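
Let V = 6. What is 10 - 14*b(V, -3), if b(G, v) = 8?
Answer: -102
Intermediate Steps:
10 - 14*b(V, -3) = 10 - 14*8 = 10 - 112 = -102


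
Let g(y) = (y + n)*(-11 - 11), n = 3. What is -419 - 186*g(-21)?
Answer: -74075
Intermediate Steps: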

== == ==

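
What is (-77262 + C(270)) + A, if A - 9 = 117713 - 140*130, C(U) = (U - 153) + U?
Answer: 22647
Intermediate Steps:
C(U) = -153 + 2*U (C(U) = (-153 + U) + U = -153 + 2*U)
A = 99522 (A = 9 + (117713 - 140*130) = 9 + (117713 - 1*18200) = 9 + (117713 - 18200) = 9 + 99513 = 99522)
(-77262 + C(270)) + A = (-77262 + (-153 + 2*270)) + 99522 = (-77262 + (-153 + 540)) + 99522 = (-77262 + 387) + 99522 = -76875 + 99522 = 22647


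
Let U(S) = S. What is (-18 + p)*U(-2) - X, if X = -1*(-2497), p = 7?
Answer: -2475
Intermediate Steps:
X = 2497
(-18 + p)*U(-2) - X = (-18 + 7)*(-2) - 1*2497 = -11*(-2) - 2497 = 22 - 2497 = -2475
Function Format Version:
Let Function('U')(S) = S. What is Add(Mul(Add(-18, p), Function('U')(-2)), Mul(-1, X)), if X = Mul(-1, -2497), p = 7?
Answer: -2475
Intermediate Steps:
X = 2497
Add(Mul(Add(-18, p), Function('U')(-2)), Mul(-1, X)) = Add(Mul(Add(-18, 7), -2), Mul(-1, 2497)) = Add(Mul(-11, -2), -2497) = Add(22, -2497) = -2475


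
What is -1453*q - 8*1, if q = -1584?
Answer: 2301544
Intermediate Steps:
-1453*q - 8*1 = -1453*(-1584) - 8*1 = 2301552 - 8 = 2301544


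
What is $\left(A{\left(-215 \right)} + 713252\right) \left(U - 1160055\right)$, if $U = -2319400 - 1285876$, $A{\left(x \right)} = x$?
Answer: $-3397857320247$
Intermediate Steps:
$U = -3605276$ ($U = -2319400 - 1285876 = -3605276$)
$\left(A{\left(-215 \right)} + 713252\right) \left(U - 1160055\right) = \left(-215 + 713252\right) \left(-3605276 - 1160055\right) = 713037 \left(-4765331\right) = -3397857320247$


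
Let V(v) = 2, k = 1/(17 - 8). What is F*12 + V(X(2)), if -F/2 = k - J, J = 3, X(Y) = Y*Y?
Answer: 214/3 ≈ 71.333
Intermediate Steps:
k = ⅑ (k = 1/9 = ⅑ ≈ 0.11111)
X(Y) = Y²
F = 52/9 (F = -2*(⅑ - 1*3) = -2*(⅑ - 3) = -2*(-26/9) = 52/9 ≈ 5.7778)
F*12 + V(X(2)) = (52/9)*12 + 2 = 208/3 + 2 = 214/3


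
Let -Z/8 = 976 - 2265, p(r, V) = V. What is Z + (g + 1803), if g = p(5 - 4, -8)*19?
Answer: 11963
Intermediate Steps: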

== == ==

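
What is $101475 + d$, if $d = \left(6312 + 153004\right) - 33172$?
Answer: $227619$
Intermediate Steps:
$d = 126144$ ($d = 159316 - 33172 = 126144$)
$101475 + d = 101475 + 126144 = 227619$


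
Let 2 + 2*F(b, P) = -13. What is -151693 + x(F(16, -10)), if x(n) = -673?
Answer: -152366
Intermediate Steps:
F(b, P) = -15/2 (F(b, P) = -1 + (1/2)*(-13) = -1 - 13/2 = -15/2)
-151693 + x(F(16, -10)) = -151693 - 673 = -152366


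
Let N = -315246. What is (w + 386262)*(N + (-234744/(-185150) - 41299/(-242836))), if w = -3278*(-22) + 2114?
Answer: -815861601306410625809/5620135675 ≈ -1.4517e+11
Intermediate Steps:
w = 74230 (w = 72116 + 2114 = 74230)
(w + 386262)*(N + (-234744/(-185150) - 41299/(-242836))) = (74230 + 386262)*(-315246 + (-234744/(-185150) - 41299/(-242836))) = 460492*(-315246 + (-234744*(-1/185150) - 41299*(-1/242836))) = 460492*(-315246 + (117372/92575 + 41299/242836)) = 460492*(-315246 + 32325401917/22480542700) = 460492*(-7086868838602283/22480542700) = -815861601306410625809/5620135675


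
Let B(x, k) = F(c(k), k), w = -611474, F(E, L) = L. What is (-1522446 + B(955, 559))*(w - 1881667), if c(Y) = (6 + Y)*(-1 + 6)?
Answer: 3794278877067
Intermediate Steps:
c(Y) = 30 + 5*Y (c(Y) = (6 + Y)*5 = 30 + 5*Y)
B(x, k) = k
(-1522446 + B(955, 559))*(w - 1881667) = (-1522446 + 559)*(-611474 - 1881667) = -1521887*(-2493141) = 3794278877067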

== == ==

#### WHAT THIS TASK INVOLVES
Using the data above, repeat exactly the lines that begin at the line with "What is (-77262" and end at the line with "Answer: 22647", both ends included.

#### OUTPUT
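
What is (-77262 + C(270)) + A, if A - 9 = 117713 - 140*130, C(U) = (U - 153) + U?
Answer: 22647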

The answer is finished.